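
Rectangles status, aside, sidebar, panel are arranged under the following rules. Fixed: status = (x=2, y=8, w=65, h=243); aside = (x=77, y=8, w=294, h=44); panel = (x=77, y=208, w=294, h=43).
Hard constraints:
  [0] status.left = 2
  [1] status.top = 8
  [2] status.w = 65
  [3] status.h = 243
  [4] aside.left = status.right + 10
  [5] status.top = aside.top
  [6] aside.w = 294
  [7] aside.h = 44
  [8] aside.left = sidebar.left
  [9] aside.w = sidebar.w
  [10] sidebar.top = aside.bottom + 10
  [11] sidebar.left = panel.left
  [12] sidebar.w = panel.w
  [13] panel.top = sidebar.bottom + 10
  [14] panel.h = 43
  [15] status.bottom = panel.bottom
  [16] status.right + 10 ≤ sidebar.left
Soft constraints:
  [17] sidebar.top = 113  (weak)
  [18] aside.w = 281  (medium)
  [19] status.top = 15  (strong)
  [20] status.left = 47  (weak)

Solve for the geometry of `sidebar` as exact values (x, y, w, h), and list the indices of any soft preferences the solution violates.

sidebar = (x=77, y=62, w=294, h=136)
violated soft preferences: 17, 18, 19, 20

1. sidebar.x = 77  [aside.left = sidebar.left]
2. sidebar.w = 294  [aside.w = sidebar.w]
3. sidebar.y = 62  [sidebar.top = aside.bottom + 10]
4. sidebar.h = 136  [panel.top = sidebar.bottom + 10]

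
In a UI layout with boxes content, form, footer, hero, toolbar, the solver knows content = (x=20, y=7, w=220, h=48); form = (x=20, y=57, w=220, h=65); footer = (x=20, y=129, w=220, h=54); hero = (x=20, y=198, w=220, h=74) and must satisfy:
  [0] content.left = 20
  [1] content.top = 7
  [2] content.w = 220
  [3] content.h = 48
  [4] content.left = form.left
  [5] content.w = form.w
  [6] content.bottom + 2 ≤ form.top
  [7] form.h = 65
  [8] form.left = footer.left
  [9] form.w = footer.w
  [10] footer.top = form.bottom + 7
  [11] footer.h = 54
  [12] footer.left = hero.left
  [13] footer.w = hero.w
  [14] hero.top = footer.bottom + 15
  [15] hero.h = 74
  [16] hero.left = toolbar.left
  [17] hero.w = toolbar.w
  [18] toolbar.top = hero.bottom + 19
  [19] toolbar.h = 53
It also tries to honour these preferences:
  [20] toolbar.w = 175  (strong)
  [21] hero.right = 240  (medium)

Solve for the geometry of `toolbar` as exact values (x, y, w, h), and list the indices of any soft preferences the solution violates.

toolbar = (x=20, y=291, w=220, h=53)
violated soft preferences: 20

1. toolbar.x = 20  [hero.left = toolbar.left]
2. toolbar.w = 220  [hero.w = toolbar.w]
3. toolbar.y = 291  [toolbar.top = hero.bottom + 19]
4. toolbar.h = 53  [toolbar.h = 53]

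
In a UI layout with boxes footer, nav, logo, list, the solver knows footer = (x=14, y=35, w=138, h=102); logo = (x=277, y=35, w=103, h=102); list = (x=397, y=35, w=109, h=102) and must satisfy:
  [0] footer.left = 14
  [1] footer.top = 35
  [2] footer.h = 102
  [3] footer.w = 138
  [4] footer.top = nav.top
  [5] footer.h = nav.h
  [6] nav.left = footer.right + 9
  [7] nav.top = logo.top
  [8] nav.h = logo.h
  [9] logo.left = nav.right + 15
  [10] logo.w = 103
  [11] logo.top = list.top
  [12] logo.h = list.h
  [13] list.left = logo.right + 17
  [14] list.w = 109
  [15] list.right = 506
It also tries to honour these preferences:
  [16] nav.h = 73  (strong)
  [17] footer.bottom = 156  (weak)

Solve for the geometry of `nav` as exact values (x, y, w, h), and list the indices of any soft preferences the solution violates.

nav = (x=161, y=35, w=101, h=102)
violated soft preferences: 16, 17

1. nav.y = 35  [footer.top = nav.top]
2. nav.h = 102  [footer.h = nav.h]
3. nav.x = 161  [nav.left = footer.right + 9]
4. nav.w = 101  [logo.left = nav.right + 15]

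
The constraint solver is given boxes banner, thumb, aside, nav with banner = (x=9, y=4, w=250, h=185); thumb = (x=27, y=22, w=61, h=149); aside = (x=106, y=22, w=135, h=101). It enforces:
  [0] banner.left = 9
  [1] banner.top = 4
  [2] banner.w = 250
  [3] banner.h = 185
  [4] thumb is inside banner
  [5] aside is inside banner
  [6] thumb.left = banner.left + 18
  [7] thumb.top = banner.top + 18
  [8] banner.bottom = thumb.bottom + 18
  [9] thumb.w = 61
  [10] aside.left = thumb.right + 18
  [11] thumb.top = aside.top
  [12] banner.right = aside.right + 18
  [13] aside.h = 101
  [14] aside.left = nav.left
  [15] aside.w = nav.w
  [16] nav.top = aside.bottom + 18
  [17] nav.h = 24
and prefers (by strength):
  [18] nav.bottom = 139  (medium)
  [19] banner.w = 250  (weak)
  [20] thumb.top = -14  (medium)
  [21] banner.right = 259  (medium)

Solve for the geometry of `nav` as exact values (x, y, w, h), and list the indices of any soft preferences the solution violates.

nav = (x=106, y=141, w=135, h=24)
violated soft preferences: 18, 20

1. nav.x = 106  [aside.left = nav.left]
2. nav.w = 135  [aside.w = nav.w]
3. nav.y = 141  [nav.top = aside.bottom + 18]
4. nav.h = 24  [nav.h = 24]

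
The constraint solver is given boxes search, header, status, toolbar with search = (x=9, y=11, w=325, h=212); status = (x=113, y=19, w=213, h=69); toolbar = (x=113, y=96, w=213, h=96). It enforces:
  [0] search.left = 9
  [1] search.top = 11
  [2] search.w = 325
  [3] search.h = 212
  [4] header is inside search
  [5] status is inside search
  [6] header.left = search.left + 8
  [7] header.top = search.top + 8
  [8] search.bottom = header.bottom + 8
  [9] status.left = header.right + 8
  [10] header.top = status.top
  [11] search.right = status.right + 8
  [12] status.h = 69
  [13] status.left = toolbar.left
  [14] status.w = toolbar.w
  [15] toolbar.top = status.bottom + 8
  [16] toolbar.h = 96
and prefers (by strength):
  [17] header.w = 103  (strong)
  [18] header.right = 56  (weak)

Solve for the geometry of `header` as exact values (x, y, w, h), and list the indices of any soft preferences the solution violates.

header = (x=17, y=19, w=88, h=196)
violated soft preferences: 17, 18

1. header.x = 17  [header.left = search.left + 8]
2. header.y = 19  [header.top = search.top + 8]
3. header.h = 196  [search.bottom = header.bottom + 8]
4. header.w = 88  [status.left = header.right + 8]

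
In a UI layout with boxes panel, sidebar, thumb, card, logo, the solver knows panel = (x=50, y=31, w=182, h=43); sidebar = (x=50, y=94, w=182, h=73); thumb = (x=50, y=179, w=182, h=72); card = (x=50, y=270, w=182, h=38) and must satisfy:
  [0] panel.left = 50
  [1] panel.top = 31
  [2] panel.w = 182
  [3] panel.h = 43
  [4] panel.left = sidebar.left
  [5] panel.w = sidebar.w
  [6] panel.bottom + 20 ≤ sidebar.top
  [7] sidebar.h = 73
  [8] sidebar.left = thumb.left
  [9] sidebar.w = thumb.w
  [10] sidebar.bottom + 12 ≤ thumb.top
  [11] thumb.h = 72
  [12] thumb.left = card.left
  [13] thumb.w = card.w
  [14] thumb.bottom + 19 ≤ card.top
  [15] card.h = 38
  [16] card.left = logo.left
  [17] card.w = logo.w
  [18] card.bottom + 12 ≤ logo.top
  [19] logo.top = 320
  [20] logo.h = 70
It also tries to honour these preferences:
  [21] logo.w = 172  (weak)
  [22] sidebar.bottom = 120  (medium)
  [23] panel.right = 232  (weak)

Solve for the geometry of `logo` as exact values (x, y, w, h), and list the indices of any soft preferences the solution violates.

1. logo.x = 50  [card.left = logo.left]
2. logo.w = 182  [card.w = logo.w]
3. logo.y = 320  [logo.top = 320]
4. logo.h = 70  [logo.h = 70]

logo = (x=50, y=320, w=182, h=70)
violated soft preferences: 21, 22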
#####
Copy every line of the listing containing the string "solver".

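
In a UI layout with boxes content, form, footer, hero, toolbar, the solver knows content = (x=20, y=7, w=220, h=48); form = (x=20, y=57, w=220, h=65); footer = (x=20, y=129, w=220, h=54); hero = (x=20, y=198, w=220, h=74) and must satisfy:
In a UI layout with boxes footer, nav, logo, list, the solver knows footer = (x=14, y=35, w=138, h=102); logo = (x=277, y=35, w=103, h=102); list = (x=397, y=35, w=109, h=102) and must satisfy:
The constraint solver is given boxes banner, thumb, aside, nav with banner = (x=9, y=4, w=250, h=185); thumb = (x=27, y=22, w=61, h=149); aside = (x=106, y=22, w=135, h=101). It enforces:
The constraint solver is given boxes search, header, status, toolbar with search = (x=9, y=11, w=325, h=212); status = (x=113, y=19, w=213, h=69); toolbar = (x=113, y=96, w=213, h=96). It enforces:
In a UI layout with boxes panel, sidebar, thumb, card, logo, the solver knows panel = (x=50, y=31, w=182, h=43); sidebar = (x=50, y=94, w=182, h=73); thumb = (x=50, y=179, w=182, h=72); card = (x=50, y=270, w=182, h=38) and must satisfy: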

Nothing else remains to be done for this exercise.